Your goal: Beneath this task are records; print exactly the stretch of them from the line with "V_2 = (3.45, 1.25)" through the line with "Edge k runs from V_k to V_((k+1) mod 7)", both ends included.

---- Listed records

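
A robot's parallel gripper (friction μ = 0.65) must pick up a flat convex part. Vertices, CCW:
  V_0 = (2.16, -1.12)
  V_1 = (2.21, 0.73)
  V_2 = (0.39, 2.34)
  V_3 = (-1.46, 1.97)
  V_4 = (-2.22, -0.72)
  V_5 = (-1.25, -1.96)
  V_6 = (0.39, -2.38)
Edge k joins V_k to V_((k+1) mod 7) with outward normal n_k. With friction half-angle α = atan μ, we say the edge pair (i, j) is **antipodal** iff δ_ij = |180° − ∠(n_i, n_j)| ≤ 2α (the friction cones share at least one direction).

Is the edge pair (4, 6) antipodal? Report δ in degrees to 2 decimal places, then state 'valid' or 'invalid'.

δ = 92.59°, invalid

α = atan 0.65 = 33.02°;  2α = 66.05°
edge 4: e_4 = (+0.97, -1.24);  n_4 = (-0.7876, -0.6161)
edge 6: e_6 = (+1.77, +1.26);  n_6 = (+0.5799, -0.8147)
∠(n_4, n_6) = 87.41°
δ = |180° − 87.41°| = 92.59°
92.59° > 2α = 66.05°  →  invalid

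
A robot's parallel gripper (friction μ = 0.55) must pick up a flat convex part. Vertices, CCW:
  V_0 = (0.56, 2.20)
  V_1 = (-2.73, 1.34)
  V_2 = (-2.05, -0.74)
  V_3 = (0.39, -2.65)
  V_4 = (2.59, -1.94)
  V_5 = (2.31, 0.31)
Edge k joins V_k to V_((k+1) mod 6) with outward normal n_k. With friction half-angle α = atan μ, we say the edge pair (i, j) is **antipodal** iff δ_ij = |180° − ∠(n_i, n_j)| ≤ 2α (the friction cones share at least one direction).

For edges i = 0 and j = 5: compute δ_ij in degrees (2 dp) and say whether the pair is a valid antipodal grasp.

α = atan 0.55 = 28.81°;  2α = 57.62°
edge 0: e_0 = (-3.29, -0.86);  n_0 = (-0.2529, +0.9675)
edge 5: e_5 = (-1.75, +1.89);  n_5 = (+0.7338, +0.6794)
∠(n_0, n_5) = 61.85°
δ = |180° − 61.85°| = 118.15°
118.15° > 2α = 57.62°  →  invalid

δ = 118.15°, invalid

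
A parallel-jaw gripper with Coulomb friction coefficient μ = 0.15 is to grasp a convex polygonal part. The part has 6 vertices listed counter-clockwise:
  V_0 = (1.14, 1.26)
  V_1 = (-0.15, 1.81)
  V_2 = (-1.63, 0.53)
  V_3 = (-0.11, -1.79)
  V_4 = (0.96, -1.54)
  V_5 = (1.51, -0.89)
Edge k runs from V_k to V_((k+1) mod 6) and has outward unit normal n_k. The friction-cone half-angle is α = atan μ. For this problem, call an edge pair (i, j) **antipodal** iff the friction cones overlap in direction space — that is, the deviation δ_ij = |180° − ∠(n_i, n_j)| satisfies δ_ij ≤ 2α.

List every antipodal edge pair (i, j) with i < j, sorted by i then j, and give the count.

α = atan 0.15 = 8.53°;  2α = 17.06°
n_0 = (+0.3922, +0.9199)
n_1 = (-0.6542, +0.7564)
n_2 = (-0.8365, -0.5480)
n_3 = (+0.2275, -0.9738)
n_4 = (+0.7634, -0.6459)
n_5 = (+0.9855, +0.1696)
  (0,1): δ = 116.05°  ·
  (0,2): δ = 33.68°  ·
  (0,3): δ = 36.24°  ·
  (0,4): δ = 72.85°  ·
  (0,5): δ = 122.86°  ·
  (1,2): δ = 97.62°  ·
  (1,3): δ = 27.70°  ·
  (1,4): δ = 8.91°  ✓
  (1,5): δ = 58.91°  ·
  (2,3): δ = 110.08°  ·
  (2,4): δ = 73.47°  ·
  (2,5): δ = 23.47°  ·
  (3,4): δ = 143.39°  ·
  (3,5): δ = 93.39°  ·
  (4,5): δ = 130.00°  ·
antipodal pairs: 1

count = 1; pairs: (1,4)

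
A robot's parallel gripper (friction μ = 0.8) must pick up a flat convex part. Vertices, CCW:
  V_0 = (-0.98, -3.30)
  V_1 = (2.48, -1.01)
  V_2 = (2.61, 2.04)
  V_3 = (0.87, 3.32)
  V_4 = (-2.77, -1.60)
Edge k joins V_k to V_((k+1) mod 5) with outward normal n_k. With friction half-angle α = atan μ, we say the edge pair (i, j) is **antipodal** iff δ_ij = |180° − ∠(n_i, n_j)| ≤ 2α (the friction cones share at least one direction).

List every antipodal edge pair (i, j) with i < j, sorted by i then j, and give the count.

count = 5; pairs: (0,2), (0,3), (1,3), (1,4), (2,4)

α = atan 0.8 = 38.66°;  2α = 77.32°
n_0 = (+0.5519, -0.8339)
n_1 = (+0.9991, -0.0426)
n_2 = (+0.5926, +0.8055)
n_3 = (-0.8039, +0.5948)
n_4 = (-0.6886, -0.7251)
  (0,1): δ = 125.94°  ·
  (0,2): δ = 69.84°  ✓
  (0,3): δ = 20.01°  ✓
  (0,4): δ = 102.98°  ·
  (1,2): δ = 123.90°  ·
  (1,3): δ = 34.05°  ✓
  (1,4): δ = 48.92°  ✓
  (2,3): δ = 90.16°  ·
  (2,4): δ = 7.18°  ✓
  (3,4): δ = 97.03°  ·
antipodal pairs: 5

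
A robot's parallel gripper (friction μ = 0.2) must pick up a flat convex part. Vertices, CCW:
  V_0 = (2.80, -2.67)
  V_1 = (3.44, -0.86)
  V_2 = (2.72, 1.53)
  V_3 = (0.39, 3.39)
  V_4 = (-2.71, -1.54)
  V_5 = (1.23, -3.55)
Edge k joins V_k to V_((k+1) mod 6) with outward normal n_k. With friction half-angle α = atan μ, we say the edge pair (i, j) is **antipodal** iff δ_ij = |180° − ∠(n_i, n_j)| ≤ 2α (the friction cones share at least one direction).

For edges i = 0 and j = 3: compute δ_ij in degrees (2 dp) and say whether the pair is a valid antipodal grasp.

α = atan 0.2 = 11.31°;  2α = 22.62°
edge 0: e_0 = (+0.64, +1.81);  n_0 = (+0.9428, -0.3334)
edge 3: e_3 = (-3.10, -4.93);  n_3 = (-0.8465, +0.5323)
∠(n_0, n_3) = 167.31°
δ = |180° − 167.31°| = 12.69°
12.69° ≤ 2α = 22.62°  →  valid

δ = 12.69°, valid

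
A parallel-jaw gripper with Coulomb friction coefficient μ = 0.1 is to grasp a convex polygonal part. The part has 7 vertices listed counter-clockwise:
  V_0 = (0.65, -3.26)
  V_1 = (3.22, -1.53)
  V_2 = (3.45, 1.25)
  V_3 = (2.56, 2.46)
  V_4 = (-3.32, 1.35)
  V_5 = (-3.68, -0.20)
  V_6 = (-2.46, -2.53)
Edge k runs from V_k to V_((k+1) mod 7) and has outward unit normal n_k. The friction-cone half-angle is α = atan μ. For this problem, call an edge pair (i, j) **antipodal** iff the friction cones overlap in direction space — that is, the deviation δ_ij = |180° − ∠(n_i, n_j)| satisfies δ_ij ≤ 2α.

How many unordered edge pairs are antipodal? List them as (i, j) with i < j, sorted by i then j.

α = atan 0.1 = 5.71°;  2α = 11.42°
n_0 = (+0.5584, -0.8296)
n_1 = (+0.9966, -0.0825)
n_2 = (+0.8056, +0.5925)
n_3 = (-0.1855, +0.9826)
n_4 = (-0.9741, +0.2262)
n_5 = (-0.8859, -0.4639)
n_6 = (-0.2285, -0.9735)
  (0,1): δ = 128.68°  ·
  (0,2): δ = 87.61°  ·
  (0,3): δ = 23.26°  ·
  (0,4): δ = 42.98°  ·
  (0,5): δ = 83.69°  ·
  (0,6): δ = 132.84°  ·
  (1,2): δ = 138.93°  ·
  (1,3): δ = 74.58°  ·
  (1,4): δ = 8.35°  ✓
  (1,5): δ = 32.37°  ·
  (1,6): δ = 81.52°  ·
  (2,3): δ = 115.65°  ·
  (2,4): δ = 49.41°  ·
  (2,5): δ = 8.70°  ✓
  (2,6): δ = 40.45°  ·
  (3,4): δ = 113.77°  ·
  (3,5): δ = 73.05°  ·
  (3,6): δ = 23.90°  ·
  (4,5): δ = 139.29°  ·
  (4,6): δ = 90.13°  ·
  (5,6): δ = 130.85°  ·
antipodal pairs: 2

count = 2; pairs: (1,4), (2,5)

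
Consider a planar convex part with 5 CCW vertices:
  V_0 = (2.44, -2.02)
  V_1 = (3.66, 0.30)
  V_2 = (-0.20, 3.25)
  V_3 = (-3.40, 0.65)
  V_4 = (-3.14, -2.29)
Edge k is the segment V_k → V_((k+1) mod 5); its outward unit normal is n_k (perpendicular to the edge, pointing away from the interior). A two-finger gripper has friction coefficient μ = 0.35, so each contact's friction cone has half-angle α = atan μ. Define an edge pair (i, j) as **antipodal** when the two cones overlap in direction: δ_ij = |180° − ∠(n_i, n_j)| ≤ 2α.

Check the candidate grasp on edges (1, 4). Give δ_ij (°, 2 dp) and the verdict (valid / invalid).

α = atan 0.35 = 19.29°;  2α = 38.58°
edge 1: e_1 = (-3.86, +2.95);  n_1 = (+0.6072, +0.7945)
edge 4: e_4 = (+5.58, +0.27);  n_4 = (+0.0483, -0.9988)
∠(n_1, n_4) = 139.84°
δ = |180° − 139.84°| = 40.16°
40.16° > 2α = 38.58°  →  invalid

δ = 40.16°, invalid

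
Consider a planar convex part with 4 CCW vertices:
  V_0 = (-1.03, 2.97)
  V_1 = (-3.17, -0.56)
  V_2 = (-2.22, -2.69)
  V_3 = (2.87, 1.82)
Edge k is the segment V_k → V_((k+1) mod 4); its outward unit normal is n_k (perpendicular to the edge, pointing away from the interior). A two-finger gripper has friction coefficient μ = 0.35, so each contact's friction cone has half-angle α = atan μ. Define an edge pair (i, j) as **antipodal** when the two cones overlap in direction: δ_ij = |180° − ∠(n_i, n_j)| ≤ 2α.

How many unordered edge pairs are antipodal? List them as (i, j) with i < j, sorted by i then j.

count = 1; pairs: (0,2)

α = atan 0.35 = 19.29°;  2α = 38.58°
n_0 = (-0.8551, +0.5184)
n_1 = (-0.9133, -0.4073)
n_2 = (+0.6632, -0.7485)
n_3 = (+0.2828, +0.9592)
  (0,1): δ = 124.74°  ·
  (0,2): δ = 17.23°  ✓
  (0,3): δ = 104.80°  ·
  (1,2): δ = 72.49°  ·
  (1,3): δ = 49.53°  ·
  (2,3): δ = 57.97°  ·
antipodal pairs: 1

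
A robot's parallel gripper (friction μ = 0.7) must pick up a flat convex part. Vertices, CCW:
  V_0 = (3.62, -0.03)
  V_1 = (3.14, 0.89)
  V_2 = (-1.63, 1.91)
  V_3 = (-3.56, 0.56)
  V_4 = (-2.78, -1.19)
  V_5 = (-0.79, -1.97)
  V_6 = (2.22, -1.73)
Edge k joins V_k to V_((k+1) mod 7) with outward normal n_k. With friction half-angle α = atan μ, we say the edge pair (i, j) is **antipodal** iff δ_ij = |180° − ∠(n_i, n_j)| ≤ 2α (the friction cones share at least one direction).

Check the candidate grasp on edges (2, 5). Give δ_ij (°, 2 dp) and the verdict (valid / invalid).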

--------

Result of the exercise:
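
  V_2 = (3.45, 1.25)
  V_3 = (2.56, 2.46)
  V_4 = (-3.32, 1.35)
  V_5 = (-3.68, -0.20)
  V_6 = (-2.46, -2.53)
Edge k runs from V_k to V_((k+1) mod 7) and has outward unit normal n_k. The friction-cone half-angle is α = atan μ. For this problem, call an edge pair (i, j) **antipodal** iff the friction cones overlap in direction space — that is, the deviation δ_ij = |180° − ∠(n_i, n_j)| satisfies δ_ij ≤ 2α.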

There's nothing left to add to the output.